Your instructions:
Your answer must consist solely of the line containing "Cobalt Trading operates" and each line after it through the end of the data, copied exactly.

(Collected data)
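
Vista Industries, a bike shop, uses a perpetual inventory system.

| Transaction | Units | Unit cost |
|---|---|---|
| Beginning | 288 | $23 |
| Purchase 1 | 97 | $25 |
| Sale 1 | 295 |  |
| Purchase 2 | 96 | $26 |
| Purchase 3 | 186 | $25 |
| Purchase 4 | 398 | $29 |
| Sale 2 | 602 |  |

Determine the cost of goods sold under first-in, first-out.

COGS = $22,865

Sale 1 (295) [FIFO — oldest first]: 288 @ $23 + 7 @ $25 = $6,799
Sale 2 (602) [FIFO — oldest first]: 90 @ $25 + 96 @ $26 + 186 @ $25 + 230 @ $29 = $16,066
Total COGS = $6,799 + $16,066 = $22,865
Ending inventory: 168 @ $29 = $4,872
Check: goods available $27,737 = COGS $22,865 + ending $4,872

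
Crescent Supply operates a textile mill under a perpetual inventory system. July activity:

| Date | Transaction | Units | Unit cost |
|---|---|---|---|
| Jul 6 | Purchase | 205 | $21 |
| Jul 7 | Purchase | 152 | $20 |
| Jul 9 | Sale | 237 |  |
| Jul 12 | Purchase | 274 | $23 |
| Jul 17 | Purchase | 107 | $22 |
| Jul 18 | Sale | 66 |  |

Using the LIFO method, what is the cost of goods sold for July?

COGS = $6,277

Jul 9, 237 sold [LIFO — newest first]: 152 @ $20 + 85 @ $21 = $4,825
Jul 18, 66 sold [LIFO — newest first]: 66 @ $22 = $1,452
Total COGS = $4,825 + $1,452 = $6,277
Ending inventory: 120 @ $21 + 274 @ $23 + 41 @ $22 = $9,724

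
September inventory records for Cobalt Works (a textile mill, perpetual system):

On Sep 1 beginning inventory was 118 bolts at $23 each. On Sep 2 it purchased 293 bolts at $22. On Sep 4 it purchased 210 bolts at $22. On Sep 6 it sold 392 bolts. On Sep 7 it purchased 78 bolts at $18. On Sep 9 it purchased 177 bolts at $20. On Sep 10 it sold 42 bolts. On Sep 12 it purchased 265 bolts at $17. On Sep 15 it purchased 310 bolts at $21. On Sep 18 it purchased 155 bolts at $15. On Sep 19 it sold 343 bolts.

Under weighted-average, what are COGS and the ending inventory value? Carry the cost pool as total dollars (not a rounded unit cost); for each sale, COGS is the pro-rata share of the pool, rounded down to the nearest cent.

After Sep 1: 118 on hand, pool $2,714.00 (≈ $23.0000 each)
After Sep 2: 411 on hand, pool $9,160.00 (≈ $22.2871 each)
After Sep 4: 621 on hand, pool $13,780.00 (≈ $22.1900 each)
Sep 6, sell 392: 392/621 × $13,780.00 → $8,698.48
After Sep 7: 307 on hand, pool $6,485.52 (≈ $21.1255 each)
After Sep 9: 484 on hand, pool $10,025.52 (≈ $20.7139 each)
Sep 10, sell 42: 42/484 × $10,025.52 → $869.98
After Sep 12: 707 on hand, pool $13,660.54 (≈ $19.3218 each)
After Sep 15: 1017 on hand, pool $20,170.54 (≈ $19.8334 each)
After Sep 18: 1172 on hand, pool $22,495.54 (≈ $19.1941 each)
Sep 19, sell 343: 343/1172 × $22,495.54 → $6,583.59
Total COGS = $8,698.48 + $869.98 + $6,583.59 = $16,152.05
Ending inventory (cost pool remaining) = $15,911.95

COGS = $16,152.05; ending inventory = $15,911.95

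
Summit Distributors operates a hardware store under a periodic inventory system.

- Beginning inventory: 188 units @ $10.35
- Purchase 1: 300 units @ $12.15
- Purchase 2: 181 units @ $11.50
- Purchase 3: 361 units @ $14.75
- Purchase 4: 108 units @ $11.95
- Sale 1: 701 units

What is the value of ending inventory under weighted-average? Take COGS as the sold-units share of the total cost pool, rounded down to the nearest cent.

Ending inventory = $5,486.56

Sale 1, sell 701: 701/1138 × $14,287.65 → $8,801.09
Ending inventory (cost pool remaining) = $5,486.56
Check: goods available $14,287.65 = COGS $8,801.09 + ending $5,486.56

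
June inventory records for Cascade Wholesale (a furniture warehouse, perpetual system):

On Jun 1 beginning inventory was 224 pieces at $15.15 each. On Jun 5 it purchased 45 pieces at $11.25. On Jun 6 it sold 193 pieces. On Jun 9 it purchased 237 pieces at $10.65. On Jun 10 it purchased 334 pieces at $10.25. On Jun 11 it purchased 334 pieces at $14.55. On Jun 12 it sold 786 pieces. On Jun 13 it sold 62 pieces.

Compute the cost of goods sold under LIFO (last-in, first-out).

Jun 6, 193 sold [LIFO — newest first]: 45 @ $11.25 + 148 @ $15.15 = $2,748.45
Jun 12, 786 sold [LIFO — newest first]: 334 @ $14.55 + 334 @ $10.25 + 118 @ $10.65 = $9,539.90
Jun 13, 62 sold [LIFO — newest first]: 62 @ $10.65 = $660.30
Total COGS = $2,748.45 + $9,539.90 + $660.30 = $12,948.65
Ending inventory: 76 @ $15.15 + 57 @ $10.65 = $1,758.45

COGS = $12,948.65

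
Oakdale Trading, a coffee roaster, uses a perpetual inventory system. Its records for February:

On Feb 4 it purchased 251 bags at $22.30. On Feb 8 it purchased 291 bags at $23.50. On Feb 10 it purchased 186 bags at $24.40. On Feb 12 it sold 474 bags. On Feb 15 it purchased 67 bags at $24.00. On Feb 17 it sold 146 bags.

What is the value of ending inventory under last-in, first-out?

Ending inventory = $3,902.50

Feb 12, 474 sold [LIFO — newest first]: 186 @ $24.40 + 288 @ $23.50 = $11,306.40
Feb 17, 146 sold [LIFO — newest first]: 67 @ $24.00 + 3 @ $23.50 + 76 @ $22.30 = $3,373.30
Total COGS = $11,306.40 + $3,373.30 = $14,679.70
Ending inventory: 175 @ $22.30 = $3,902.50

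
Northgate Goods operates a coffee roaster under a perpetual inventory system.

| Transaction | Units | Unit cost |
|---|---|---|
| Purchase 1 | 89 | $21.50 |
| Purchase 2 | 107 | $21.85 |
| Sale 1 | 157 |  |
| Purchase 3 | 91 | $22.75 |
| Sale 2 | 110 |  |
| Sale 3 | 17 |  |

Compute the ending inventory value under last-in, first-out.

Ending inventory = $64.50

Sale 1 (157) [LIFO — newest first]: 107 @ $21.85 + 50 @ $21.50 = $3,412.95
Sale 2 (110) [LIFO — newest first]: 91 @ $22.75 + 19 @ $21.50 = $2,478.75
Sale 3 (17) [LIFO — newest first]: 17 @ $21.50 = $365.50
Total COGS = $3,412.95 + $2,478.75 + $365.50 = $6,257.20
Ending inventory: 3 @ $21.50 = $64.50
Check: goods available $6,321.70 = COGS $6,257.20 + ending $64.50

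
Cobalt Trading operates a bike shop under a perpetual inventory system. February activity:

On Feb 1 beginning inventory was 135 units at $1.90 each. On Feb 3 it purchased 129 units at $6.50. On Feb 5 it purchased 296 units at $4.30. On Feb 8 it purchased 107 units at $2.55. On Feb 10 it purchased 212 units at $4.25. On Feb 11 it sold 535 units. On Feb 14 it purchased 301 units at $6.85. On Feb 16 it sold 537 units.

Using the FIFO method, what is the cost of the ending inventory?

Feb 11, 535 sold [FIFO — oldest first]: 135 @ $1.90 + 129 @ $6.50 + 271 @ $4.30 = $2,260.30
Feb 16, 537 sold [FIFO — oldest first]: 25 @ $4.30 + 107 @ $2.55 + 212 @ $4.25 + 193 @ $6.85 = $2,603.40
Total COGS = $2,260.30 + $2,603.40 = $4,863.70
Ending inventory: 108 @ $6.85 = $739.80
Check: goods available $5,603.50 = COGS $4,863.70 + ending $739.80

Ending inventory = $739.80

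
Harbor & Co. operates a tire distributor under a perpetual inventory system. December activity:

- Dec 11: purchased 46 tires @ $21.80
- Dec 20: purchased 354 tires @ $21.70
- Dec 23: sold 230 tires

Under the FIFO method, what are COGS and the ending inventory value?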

Task output:
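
Cobalt Trading operates a bike shop under a perpetual inventory system. February activity:

On Feb 1 beginning inventory was 135 units at $1.90 each. On Feb 3 it purchased 129 units at $6.50. On Feb 5 it purchased 296 units at $4.30. On Feb 8 it purchased 107 units at $2.55. On Feb 10 it purchased 212 units at $4.25. On Feb 11 it sold 535 units. On Feb 14 it purchased 301 units at $6.85. On Feb 16 it sold 537 units.

Using the FIFO method, what is the cost of the ending inventory?

Feb 11, 535 sold [FIFO — oldest first]: 135 @ $1.90 + 129 @ $6.50 + 271 @ $4.30 = $2,260.30
Feb 16, 537 sold [FIFO — oldest first]: 25 @ $4.30 + 107 @ $2.55 + 212 @ $4.25 + 193 @ $6.85 = $2,603.40
Total COGS = $2,260.30 + $2,603.40 = $4,863.70
Ending inventory: 108 @ $6.85 = $739.80
Check: goods available $5,603.50 = COGS $4,863.70 + ending $739.80

Ending inventory = $739.80

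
Harbor & Co. operates a tire distributor under a perpetual inventory system. December activity:

- Dec 11: purchased 46 tires @ $21.80
- Dec 20: purchased 354 tires @ $21.70
- Dec 23: sold 230 tires

Under the FIFO method, what are COGS and the ending inventory value?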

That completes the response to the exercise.